====== Input ======

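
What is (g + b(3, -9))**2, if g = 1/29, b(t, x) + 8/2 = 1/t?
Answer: 99856/7569 ≈ 13.193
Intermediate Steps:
b(t, x) = -4 + 1/t
g = 1/29 ≈ 0.034483
(g + b(3, -9))**2 = (1/29 + (-4 + 1/3))**2 = (1/29 - 11/3)**2 = (-316/87)**2 = 99856/7569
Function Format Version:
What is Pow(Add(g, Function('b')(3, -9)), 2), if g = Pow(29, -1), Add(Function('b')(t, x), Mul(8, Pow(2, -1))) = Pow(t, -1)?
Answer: Rational(99856, 7569) ≈ 13.193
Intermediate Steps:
Function('b')(t, x) = Add(-4, Pow(t, -1))
g = Rational(1, 29) ≈ 0.034483
Pow(Add(g, Function('b')(3, -9)), 2) = Pow(Add(Rational(1, 29), Add(-4, Pow(3, -1))), 2) = Pow(Add(Rational(1, 29), Add(-4, Rational(1, 3))), 2) = Pow(Add(Rational(1, 29), Rational(-11, 3)), 2) = Pow(Rational(-316, 87), 2) = Rational(99856, 7569)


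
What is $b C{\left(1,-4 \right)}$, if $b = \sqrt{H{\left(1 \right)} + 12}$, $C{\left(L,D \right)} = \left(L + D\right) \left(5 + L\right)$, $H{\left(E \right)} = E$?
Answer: $- 18 \sqrt{13} \approx -64.9$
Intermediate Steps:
$C{\left(L,D \right)} = \left(5 + L\right) \left(D + L\right)$ ($C{\left(L,D \right)} = \left(D + L\right) \left(5 + L\right) = \left(5 + L\right) \left(D + L\right)$)
$b = \sqrt{13}$ ($b = \sqrt{1 + 12} = \sqrt{13} \approx 3.6056$)
$b C{\left(1,-4 \right)} = \sqrt{13} \left(1^{2} + 5 \left(-4\right) + 5 \cdot 1 - 4\right) = \sqrt{13} \left(1 - 20 + 5 - 4\right) = \sqrt{13} \left(-18\right) = - 18 \sqrt{13}$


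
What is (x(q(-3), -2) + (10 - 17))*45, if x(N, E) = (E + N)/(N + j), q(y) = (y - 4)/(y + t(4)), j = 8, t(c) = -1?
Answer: -4110/13 ≈ -316.15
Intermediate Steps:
q(y) = (-4 + y)/(-1 + y) (q(y) = (y - 4)/(y - 1) = (-4 + y)/(-1 + y))
x(N, E) = (E + N)/(8 + N) (x(N, E) = (E + N)/(N + 8) = (E + N)/(8 + N))
(x(q(-3), -2) + (10 - 17))*45 = ((-2 + (-4 - 3)/(-1 - 3))/(8 + (-4 - 3)/(-1 - 3)) + (10 - 17))*45 = ((-2 - 7/(-4))/(8 - 7/(-4)) - 7)*45 = ((-2 - ¼*(-7))/(8 - ¼*(-7)) - 7)*45 = ((-2 + 7/4)/(8 + 7/4) - 7)*45 = (-¼/(39/4) - 7)*45 = ((4/39)*(-¼) - 7)*45 = (-1/39 - 7)*45 = -274/39*45 = -4110/13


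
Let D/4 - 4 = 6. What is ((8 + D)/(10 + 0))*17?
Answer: 408/5 ≈ 81.600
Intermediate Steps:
D = 40 (D = 16 + 4*6 = 16 + 24 = 40)
((8 + D)/(10 + 0))*17 = ((8 + 40)/(10 + 0))*17 = (48/10)*17 = (48*(⅒))*17 = (24/5)*17 = 408/5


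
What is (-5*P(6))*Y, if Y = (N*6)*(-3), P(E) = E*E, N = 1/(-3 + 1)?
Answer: -1620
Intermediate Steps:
N = -1/2 (N = 1/(-2) = -1/2 ≈ -0.50000)
P(E) = E**2
Y = 9 (Y = -1/2*6*(-3) = -3*(-3) = 9)
(-5*P(6))*Y = -5*6**2*9 = -5*36*9 = -180*9 = -1620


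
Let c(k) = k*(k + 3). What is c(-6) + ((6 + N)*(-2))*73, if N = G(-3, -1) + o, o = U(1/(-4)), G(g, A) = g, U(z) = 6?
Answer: -1296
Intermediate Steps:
o = 6
N = 3 (N = -3 + 6 = 3)
c(k) = k*(3 + k)
c(-6) + ((6 + N)*(-2))*73 = -6*(3 - 6) + ((6 + 3)*(-2))*73 = -6*(-3) + (9*(-2))*73 = 18 - 18*73 = 18 - 1314 = -1296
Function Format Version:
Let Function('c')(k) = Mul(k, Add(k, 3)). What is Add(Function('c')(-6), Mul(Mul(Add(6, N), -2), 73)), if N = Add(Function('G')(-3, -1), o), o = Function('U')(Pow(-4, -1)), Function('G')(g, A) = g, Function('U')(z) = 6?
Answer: -1296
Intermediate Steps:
o = 6
N = 3 (N = Add(-3, 6) = 3)
Function('c')(k) = Mul(k, Add(3, k))
Add(Function('c')(-6), Mul(Mul(Add(6, N), -2), 73)) = Add(Mul(-6, Add(3, -6)), Mul(Mul(Add(6, 3), -2), 73)) = Add(Mul(-6, -3), Mul(Mul(9, -2), 73)) = Add(18, Mul(-18, 73)) = Add(18, -1314) = -1296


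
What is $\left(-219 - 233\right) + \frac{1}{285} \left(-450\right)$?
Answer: $- \frac{8618}{19} \approx -453.58$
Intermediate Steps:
$\left(-219 - 233\right) + \frac{1}{285} \left(-450\right) = -452 - \frac{30}{19} = - \frac{8618}{19}$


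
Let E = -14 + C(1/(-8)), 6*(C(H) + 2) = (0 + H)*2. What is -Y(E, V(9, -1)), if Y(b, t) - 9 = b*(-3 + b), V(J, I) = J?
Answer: -181129/576 ≈ -314.46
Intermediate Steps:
C(H) = -2 + H/3 (C(H) = -2 + ((0 + H)*2)/6 = -2 + (H*2)/6 = -2 + (2*H)/6 = -2 + H/3)
E = -385/24 (E = -14 + (-2 + (⅓)/(-8)) = -14 + (-2 + (⅓)*(-⅛)) = -14 + (-2 - 1/24) = -14 - 49/24 = -385/24 ≈ -16.042)
Y(b, t) = 9 + b*(-3 + b)
-Y(E, V(9, -1)) = -(9 + (-385/24)² - 3*(-385/24)) = -(9 + 148225/576 + 385/8) = -1*181129/576 = -181129/576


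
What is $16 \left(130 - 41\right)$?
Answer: $1424$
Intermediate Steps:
$16 \left(130 - 41\right) = 16 \cdot 89 = 1424$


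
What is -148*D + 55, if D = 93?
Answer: -13709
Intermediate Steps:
-148*D + 55 = -148*93 + 55 = -13764 + 55 = -13709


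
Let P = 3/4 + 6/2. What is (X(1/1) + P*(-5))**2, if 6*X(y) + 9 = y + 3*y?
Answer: 55225/144 ≈ 383.51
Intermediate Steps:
P = 15/4 (P = 3*(1/4) + 6*(1/2) = 3/4 + 3 = 15/4 ≈ 3.7500)
X(y) = -3/2 + 2*y/3 (X(y) = -3/2 + (y + 3*y)/6 = -3/2 + (4*y)/6 = -3/2 + 2*y/3)
(X(1/1) + P*(-5))**2 = ((-3/2 + 2*(1/1)/3) + (15/4)*(-5))**2 = ((-3/2 + 2*(1*1)/3) - 75/4)**2 = ((-3/2 + (2/3)*1) - 75/4)**2 = ((-3/2 + 2/3) - 75/4)**2 = (-5/6 - 75/4)**2 = (-235/12)**2 = 55225/144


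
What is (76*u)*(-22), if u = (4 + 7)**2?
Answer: -202312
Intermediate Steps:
u = 121 (u = 11**2 = 121)
(76*u)*(-22) = (76*121)*(-22) = 9196*(-22) = -202312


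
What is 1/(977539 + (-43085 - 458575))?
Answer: 1/475879 ≈ 2.1014e-6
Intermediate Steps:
1/(977539 + (-43085 - 458575)) = 1/(977539 - 501660) = 1/475879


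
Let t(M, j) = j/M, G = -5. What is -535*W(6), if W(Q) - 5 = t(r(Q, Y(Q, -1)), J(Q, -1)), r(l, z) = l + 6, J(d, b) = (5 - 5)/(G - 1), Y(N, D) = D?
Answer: -2675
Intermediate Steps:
J(d, b) = 0 (J(d, b) = (5 - 5)/(-5 - 1) = 0/(-6) = 0*(-⅙) = 0)
r(l, z) = 6 + l
W(Q) = 5 (W(Q) = 5 + 0/(6 + Q) = 5 + 0 = 5)
-535*W(6) = -535*5 = -2675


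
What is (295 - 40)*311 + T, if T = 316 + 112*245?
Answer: 107061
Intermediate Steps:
T = 27756 (T = 316 + 27440 = 27756)
(295 - 40)*311 + T = (295 - 40)*311 + 27756 = 255*311 + 27756 = 79305 + 27756 = 107061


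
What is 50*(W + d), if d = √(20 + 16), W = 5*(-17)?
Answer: -3950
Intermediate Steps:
W = -85
d = 6 (d = √36 = 6)
50*(W + d) = 50*(-85 + 6) = 50*(-79) = -3950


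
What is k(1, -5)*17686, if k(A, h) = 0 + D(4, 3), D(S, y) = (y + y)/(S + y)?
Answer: 106116/7 ≈ 15159.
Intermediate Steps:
D(S, y) = 2*y/(S + y) (D(S, y) = (2*y)/(S + y) = 2*y/(S + y))
k(A, h) = 6/7 (k(A, h) = 0 + 2*3/(4 + 3) = 0 + 2*3/7 = 0 + 2*3*(⅐) = 0 + 6/7 = 6/7)
k(1, -5)*17686 = (6/7)*17686 = 106116/7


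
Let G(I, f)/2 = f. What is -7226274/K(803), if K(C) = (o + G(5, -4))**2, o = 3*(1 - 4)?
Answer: -7226274/289 ≈ -25004.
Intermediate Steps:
o = -9 (o = 3*(-3) = -9)
G(I, f) = 2*f
K(C) = 289 (K(C) = (-9 + 2*(-4))**2 = (-9 - 8)**2 = (-17)**2 = 289)
-7226274/K(803) = -7226274/289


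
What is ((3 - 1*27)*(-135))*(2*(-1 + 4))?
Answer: 19440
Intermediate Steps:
((3 - 1*27)*(-135))*(2*(-1 + 4)) = ((3 - 27)*(-135))*(2*3) = -24*(-135)*6 = 3240*6 = 19440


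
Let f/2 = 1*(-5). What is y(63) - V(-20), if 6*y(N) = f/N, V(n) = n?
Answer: 3775/189 ≈ 19.974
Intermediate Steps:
f = -10 (f = 2*(1*(-5)) = 2*(-5) = -10)
y(N) = -5/(3*N) (y(N) = (-10/N)/6 = -5/(3*N))
y(63) - V(-20) = -5/3/63 - 1*(-20) = -5/3*1/63 + 20 = -5/189 + 20 = 3775/189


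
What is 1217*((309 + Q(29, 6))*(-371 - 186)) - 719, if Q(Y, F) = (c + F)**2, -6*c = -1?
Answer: -8468643301/36 ≈ -2.3524e+8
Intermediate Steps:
c = 1/6 (c = -1/6*(-1) = 1/6 ≈ 0.16667)
Q(Y, F) = (1/6 + F)**2
1217*((309 + Q(29, 6))*(-371 - 186)) - 719 = 1217*((309 + (1 + 6*6)**2/36)*(-371 - 186)) - 719 = 1217*((309 + (1 + 36)**2/36)*(-557)) - 719 = 1217*((309 + (1/36)*37**2)*(-557)) - 719 = 1217*((309 + (1/36)*1369)*(-557)) - 719 = 1217*((309 + 1369/36)*(-557)) - 719 = 1217*((12493/36)*(-557)) - 719 = 1217*(-6958601/36) - 719 = -8468617417/36 - 719 = -8468643301/36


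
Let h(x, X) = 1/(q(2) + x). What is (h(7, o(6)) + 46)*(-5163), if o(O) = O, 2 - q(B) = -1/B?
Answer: -4522788/19 ≈ -2.3804e+5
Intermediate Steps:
q(B) = 2 + 1/B (q(B) = 2 - (-1)/B = 2 + 1/B)
h(x, X) = 1/(5/2 + x) (h(x, X) = 1/((2 + 1/2) + x) = 1/((2 + ½) + x) = 1/(5/2 + x))
(h(7, o(6)) + 46)*(-5163) = (2/(5 + 2*7) + 46)*(-5163) = (2/(5 + 14) + 46)*(-5163) = (2/19 + 46)*(-5163) = (876/19)*(-5163) = -4522788/19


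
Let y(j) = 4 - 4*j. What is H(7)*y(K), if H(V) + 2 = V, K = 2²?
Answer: -60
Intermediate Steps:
K = 4
H(V) = -2 + V
H(7)*y(K) = (-2 + 7)*(4 - 4*4) = 5*(4 - 16) = 5*(-12) = -60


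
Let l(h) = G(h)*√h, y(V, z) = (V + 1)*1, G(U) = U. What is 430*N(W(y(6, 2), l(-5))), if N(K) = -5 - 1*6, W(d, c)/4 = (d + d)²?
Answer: -4730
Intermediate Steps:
y(V, z) = 1 + V (y(V, z) = (1 + V)*1 = 1 + V)
l(h) = h^(3/2) (l(h) = h*√h = h^(3/2))
W(d, c) = 16*d² (W(d, c) = 4*(d + d)² = 4*(2*d)² = 4*(4*d²) = 16*d²)
N(K) = -11 (N(K) = -5 - 6 = -11)
430*N(W(y(6, 2), l(-5))) = 430*(-11) = -4730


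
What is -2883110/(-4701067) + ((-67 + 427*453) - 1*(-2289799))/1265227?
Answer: 15321304250891/5947916897209 ≈ 2.5759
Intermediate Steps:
-2883110/(-4701067) + ((-67 + 427*453) - 1*(-2289799))/1265227 = -2883110*(-1/4701067) + ((-67 + 193431) + 2289799)*(1/1265227) = 2883110/4701067 + (193364 + 2289799)*(1/1265227) = 2883110/4701067 + 2483163*(1/1265227) = 2883110/4701067 + 2483163/1265227 = 15321304250891/5947916897209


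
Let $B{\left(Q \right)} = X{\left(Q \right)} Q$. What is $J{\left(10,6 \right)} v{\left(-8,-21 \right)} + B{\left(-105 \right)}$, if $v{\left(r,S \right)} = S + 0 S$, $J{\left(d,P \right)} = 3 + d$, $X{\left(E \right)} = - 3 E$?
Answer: $-33348$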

======

Aim of the task: Give an exact copy of the lines above from the line with "Let D/4 - 4" up to and including the line with "Answer: -1620", and leave everything else out.

Solution to this exercise:
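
Let D/4 - 4 = 6. What is ((8 + D)/(10 + 0))*17?
Answer: 408/5 ≈ 81.600
Intermediate Steps:
D = 40 (D = 16 + 4*6 = 16 + 24 = 40)
((8 + D)/(10 + 0))*17 = ((8 + 40)/(10 + 0))*17 = (48/10)*17 = (48*(⅒))*17 = (24/5)*17 = 408/5


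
What is (-5*P(6))*Y, if Y = (N*6)*(-3), P(E) = E*E, N = 1/(-3 + 1)?
Answer: -1620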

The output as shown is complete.